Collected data

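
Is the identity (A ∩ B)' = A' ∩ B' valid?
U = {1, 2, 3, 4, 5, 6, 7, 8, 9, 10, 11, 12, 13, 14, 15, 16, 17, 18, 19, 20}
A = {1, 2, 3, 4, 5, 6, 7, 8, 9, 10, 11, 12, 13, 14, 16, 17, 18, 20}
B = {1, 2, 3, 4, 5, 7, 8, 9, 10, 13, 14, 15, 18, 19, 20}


LHS: A ∩ B = {1, 2, 3, 4, 5, 7, 8, 9, 10, 13, 14, 18, 20}
(A ∩ B)' = U \ (A ∩ B) = {6, 11, 12, 15, 16, 17, 19}
A' = {15, 19}, B' = {6, 11, 12, 16, 17}
Claimed RHS: A' ∩ B' = ∅
Identity is INVALID: LHS = {6, 11, 12, 15, 16, 17, 19} but the RHS claimed here equals ∅. The correct form is (A ∩ B)' = A' ∪ B'.

Identity is invalid: (A ∩ B)' = {6, 11, 12, 15, 16, 17, 19} but A' ∩ B' = ∅. The correct De Morgan law is (A ∩ B)' = A' ∪ B'.


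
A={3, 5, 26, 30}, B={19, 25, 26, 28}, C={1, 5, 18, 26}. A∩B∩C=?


A ∩ B = {26}
(A ∩ B) ∩ C = {26}

A ∩ B ∩ C = {26}


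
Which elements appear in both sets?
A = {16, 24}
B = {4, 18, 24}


A ∩ B = elements in both A and B
A = {16, 24}
B = {4, 18, 24}
A ∩ B = {24}

A ∩ B = {24}


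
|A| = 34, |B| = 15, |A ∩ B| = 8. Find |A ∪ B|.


|A ∪ B| = |A| + |B| - |A ∩ B|
= 34 + 15 - 8
= 41

|A ∪ B| = 41


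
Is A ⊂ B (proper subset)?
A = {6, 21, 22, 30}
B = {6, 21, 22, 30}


A ⊂ B requires: A ⊆ B AND A ≠ B.
A ⊆ B? Yes
A = B? Yes
A = B, so A is not a PROPER subset.

No, A is not a proper subset of B


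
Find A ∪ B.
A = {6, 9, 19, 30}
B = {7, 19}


A ∪ B = all elements in A or B (or both)
A = {6, 9, 19, 30}
B = {7, 19}
A ∪ B = {6, 7, 9, 19, 30}

A ∪ B = {6, 7, 9, 19, 30}


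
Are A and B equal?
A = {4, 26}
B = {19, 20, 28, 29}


Two sets are equal iff they have exactly the same elements.
A = {4, 26}
B = {19, 20, 28, 29}
Differences: {4, 19, 20, 26, 28, 29}
A ≠ B

No, A ≠ B


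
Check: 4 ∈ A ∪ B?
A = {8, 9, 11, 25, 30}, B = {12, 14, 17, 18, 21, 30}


A = {8, 9, 11, 25, 30}, B = {12, 14, 17, 18, 21, 30}
A ∪ B = all elements in A or B
A ∪ B = {8, 9, 11, 12, 14, 17, 18, 21, 25, 30}
Checking if 4 ∈ A ∪ B
4 is not in A ∪ B → False

4 ∉ A ∪ B


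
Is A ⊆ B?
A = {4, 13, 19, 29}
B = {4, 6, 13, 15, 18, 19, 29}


A ⊆ B means every element of A is in B.
All elements of A are in B.
So A ⊆ B.

Yes, A ⊆ B


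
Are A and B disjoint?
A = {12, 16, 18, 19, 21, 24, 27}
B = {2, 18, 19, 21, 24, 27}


Disjoint means A ∩ B = ∅.
A ∩ B = {18, 19, 21, 24, 27}
A ∩ B ≠ ∅, so A and B are NOT disjoint.

No, A and B are not disjoint (A ∩ B = {18, 19, 21, 24, 27})


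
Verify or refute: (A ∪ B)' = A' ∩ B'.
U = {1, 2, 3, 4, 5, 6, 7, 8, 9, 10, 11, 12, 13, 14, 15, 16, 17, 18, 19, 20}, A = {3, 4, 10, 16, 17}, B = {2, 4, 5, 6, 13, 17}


LHS: A ∪ B = {2, 3, 4, 5, 6, 10, 13, 16, 17}
(A ∪ B)' = U \ (A ∪ B) = {1, 7, 8, 9, 11, 12, 14, 15, 18, 19, 20}
A' = {1, 2, 5, 6, 7, 8, 9, 11, 12, 13, 14, 15, 18, 19, 20}, B' = {1, 3, 7, 8, 9, 10, 11, 12, 14, 15, 16, 18, 19, 20}
Claimed RHS: A' ∩ B' = {1, 7, 8, 9, 11, 12, 14, 15, 18, 19, 20}
Identity is VALID: LHS = RHS = {1, 7, 8, 9, 11, 12, 14, 15, 18, 19, 20} ✓

Identity is valid. (A ∪ B)' = A' ∩ B' = {1, 7, 8, 9, 11, 12, 14, 15, 18, 19, 20}


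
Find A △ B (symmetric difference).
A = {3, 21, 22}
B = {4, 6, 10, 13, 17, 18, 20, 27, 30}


A △ B = (A \ B) ∪ (B \ A) = elements in exactly one of A or B
A \ B = {3, 21, 22}
B \ A = {4, 6, 10, 13, 17, 18, 20, 27, 30}
A △ B = {3, 4, 6, 10, 13, 17, 18, 20, 21, 22, 27, 30}

A △ B = {3, 4, 6, 10, 13, 17, 18, 20, 21, 22, 27, 30}


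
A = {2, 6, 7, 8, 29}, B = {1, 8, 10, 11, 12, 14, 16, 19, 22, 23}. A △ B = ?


A △ B = (A \ B) ∪ (B \ A) = elements in exactly one of A or B
A \ B = {2, 6, 7, 29}
B \ A = {1, 10, 11, 12, 14, 16, 19, 22, 23}
A △ B = {1, 2, 6, 7, 10, 11, 12, 14, 16, 19, 22, 23, 29}

A △ B = {1, 2, 6, 7, 10, 11, 12, 14, 16, 19, 22, 23, 29}


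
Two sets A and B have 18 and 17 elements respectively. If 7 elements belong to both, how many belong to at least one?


|A ∪ B| = |A| + |B| - |A ∩ B|
= 18 + 17 - 7
= 28

|A ∪ B| = 28


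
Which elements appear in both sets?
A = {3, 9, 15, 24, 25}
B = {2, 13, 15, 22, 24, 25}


A ∩ B = elements in both A and B
A = {3, 9, 15, 24, 25}
B = {2, 13, 15, 22, 24, 25}
A ∩ B = {15, 24, 25}

A ∩ B = {15, 24, 25}


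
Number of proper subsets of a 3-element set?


Total subsets = 2^n = 2^3 = 8
Proper subsets exclude the set itself: 2^n - 1
= 8 - 1
= 7

Number of proper subsets = 7


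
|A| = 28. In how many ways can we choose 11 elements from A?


C(n,k) = n! / (k!(n-k)!)
C(28,11) = 28! / (11!17!)
= 21474180

C(28,11) = 21474180


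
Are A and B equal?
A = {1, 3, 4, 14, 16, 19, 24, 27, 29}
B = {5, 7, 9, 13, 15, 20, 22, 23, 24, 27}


Two sets are equal iff they have exactly the same elements.
A = {1, 3, 4, 14, 16, 19, 24, 27, 29}
B = {5, 7, 9, 13, 15, 20, 22, 23, 24, 27}
Differences: {1, 3, 4, 5, 7, 9, 13, 14, 15, 16, 19, 20, 22, 23, 29}
A ≠ B

No, A ≠ B


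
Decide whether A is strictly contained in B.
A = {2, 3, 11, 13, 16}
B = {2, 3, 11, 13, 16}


A ⊂ B requires: A ⊆ B AND A ≠ B.
A ⊆ B? Yes
A = B? Yes
A = B, so A is not a PROPER subset.

No, A is not a proper subset of B


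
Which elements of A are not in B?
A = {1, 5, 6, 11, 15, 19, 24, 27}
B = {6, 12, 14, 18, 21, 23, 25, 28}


A \ B = elements in A but not in B
A = {1, 5, 6, 11, 15, 19, 24, 27}
B = {6, 12, 14, 18, 21, 23, 25, 28}
Remove from A any elements in B
A \ B = {1, 5, 11, 15, 19, 24, 27}

A \ B = {1, 5, 11, 15, 19, 24, 27}


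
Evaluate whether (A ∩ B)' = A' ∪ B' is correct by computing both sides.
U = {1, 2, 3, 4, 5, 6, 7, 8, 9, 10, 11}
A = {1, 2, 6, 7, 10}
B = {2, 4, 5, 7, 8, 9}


LHS: A ∩ B = {2, 7}
(A ∩ B)' = U \ (A ∩ B) = {1, 3, 4, 5, 6, 8, 9, 10, 11}
A' = {3, 4, 5, 8, 9, 11}, B' = {1, 3, 6, 10, 11}
Claimed RHS: A' ∪ B' = {1, 3, 4, 5, 6, 8, 9, 10, 11}
Identity is VALID: LHS = RHS = {1, 3, 4, 5, 6, 8, 9, 10, 11} ✓

Identity is valid. (A ∩ B)' = A' ∪ B' = {1, 3, 4, 5, 6, 8, 9, 10, 11}


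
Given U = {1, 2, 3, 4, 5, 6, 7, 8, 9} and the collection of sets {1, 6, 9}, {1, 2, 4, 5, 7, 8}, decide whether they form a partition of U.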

The task
Return each line in the records that holds the string "whether".

Exercise solution
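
Decide whether A is strictly contained in B.
Evaluate whether (A ∩ B)' = A' ∪ B' is correct by computing both sides.
Given U = {1, 2, 3, 4, 5, 6, 7, 8, 9} and the collection of sets {1, 6, 9}, {1, 2, 4, 5, 7, 8}, decide whether they form a partition of U.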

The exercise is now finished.